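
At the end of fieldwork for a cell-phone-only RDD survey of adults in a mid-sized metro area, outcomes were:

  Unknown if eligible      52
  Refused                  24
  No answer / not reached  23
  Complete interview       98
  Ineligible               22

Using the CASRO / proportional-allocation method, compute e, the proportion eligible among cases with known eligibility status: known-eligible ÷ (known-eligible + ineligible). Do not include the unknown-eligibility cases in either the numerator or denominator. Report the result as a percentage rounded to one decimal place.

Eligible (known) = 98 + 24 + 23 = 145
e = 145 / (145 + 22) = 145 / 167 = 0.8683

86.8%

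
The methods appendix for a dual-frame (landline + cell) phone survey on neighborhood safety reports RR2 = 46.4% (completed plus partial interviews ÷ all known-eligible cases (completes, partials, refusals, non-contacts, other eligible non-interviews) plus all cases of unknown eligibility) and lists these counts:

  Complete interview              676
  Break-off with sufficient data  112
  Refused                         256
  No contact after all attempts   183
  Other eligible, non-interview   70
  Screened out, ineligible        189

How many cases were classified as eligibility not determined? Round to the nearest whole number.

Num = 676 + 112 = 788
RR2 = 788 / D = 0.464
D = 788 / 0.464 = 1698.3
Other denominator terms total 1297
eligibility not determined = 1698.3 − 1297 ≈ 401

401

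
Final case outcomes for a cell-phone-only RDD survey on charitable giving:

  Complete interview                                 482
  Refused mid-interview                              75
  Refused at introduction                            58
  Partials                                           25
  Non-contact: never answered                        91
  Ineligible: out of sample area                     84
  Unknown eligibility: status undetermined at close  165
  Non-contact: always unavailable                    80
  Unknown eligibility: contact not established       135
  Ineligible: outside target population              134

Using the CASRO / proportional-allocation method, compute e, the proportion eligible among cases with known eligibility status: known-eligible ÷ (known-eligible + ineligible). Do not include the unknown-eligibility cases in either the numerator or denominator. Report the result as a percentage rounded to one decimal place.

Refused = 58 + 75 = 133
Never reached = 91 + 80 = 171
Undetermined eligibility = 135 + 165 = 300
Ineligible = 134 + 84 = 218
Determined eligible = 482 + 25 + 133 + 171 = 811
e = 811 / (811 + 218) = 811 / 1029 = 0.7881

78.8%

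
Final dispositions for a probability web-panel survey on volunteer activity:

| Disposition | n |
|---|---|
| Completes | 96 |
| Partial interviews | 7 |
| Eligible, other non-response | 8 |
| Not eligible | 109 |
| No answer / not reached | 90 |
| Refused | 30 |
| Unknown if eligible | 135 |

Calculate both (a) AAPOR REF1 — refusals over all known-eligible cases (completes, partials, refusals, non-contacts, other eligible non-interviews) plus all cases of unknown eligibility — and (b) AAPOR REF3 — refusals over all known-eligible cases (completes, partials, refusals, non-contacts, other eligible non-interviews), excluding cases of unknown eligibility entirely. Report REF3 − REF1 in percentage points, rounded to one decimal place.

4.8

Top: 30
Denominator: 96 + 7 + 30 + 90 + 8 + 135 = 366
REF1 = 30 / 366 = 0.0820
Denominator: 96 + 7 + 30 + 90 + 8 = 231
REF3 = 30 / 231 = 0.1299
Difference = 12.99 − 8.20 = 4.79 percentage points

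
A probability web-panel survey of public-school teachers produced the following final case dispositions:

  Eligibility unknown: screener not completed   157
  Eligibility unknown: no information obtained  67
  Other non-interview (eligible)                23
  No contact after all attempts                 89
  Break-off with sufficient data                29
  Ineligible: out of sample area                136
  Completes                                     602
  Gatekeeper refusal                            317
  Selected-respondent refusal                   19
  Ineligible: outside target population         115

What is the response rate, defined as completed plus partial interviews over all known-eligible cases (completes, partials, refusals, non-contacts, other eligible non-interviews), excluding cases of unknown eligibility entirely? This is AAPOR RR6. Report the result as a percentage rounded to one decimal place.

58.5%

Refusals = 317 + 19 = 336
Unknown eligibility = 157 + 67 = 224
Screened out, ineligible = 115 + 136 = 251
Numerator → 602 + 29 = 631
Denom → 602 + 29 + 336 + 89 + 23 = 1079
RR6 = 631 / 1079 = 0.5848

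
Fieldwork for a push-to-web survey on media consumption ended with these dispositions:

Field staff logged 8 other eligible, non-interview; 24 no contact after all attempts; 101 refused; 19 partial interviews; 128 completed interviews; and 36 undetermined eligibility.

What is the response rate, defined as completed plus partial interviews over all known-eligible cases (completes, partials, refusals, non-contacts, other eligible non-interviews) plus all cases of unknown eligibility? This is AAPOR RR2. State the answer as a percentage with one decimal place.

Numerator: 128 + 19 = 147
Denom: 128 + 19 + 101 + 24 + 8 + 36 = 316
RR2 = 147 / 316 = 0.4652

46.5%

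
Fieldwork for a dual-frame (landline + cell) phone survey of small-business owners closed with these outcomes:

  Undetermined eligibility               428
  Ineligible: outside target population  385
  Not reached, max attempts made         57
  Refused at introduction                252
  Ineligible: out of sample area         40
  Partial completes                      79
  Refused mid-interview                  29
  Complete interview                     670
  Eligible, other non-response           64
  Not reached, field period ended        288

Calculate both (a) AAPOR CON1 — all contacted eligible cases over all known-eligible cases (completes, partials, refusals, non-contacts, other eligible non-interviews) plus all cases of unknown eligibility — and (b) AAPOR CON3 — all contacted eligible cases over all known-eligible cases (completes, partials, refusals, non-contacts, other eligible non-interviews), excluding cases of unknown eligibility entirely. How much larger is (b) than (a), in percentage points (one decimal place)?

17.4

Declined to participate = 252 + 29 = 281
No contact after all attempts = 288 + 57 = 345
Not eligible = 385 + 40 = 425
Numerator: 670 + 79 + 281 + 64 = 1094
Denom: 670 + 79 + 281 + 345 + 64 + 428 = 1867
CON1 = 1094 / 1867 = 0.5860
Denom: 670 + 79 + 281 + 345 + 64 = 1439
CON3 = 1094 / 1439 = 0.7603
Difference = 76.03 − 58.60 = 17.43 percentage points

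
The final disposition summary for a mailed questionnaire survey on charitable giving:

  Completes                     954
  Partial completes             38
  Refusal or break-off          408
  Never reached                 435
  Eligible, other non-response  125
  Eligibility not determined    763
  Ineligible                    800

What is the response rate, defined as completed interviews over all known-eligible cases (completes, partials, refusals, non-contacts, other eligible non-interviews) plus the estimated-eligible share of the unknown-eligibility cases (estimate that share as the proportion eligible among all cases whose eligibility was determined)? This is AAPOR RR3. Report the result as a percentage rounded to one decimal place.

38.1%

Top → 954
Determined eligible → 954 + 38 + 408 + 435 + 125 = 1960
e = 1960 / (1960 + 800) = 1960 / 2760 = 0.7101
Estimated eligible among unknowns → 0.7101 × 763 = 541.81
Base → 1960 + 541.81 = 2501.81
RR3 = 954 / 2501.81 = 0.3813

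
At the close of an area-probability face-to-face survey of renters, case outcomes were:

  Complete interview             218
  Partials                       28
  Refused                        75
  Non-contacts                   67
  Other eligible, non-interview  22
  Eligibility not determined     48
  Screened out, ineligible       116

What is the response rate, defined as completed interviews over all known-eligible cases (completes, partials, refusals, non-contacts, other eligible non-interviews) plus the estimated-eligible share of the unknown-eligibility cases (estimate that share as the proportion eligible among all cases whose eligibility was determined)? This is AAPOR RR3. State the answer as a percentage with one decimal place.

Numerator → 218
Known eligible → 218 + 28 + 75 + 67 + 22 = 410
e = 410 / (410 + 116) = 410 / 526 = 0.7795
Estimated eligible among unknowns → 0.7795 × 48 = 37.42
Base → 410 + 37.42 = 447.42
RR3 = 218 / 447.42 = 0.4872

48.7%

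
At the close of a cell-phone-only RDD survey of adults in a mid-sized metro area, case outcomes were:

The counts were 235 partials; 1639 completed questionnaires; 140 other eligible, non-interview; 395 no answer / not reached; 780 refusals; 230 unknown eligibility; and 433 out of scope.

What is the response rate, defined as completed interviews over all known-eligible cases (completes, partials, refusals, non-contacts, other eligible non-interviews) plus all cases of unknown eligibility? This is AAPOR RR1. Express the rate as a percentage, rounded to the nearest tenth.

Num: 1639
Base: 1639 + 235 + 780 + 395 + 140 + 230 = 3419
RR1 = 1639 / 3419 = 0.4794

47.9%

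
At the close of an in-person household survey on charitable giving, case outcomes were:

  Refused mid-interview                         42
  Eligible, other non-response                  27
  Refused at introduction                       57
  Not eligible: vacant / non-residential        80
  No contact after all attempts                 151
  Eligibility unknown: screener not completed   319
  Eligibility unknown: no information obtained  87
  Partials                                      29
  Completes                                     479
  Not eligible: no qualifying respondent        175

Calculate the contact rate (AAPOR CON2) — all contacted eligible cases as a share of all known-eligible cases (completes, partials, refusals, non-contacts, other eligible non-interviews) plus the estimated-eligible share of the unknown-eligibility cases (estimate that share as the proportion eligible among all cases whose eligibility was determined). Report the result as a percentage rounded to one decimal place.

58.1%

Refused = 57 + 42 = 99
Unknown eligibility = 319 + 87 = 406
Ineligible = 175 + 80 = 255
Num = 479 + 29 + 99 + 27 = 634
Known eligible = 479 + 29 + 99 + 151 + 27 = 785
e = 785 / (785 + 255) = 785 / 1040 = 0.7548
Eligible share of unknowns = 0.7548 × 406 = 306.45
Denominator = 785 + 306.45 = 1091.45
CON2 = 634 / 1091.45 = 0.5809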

Work required :: Look through the entries above. Extract each line with the word "metro".

Response ::
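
At the end of fieldwork for a cell-phone-only RDD survey of adults in a mid-sized metro area, outcomes were:
At the close of a cell-phone-only RDD survey of adults in a mid-sized metro area, case outcomes were: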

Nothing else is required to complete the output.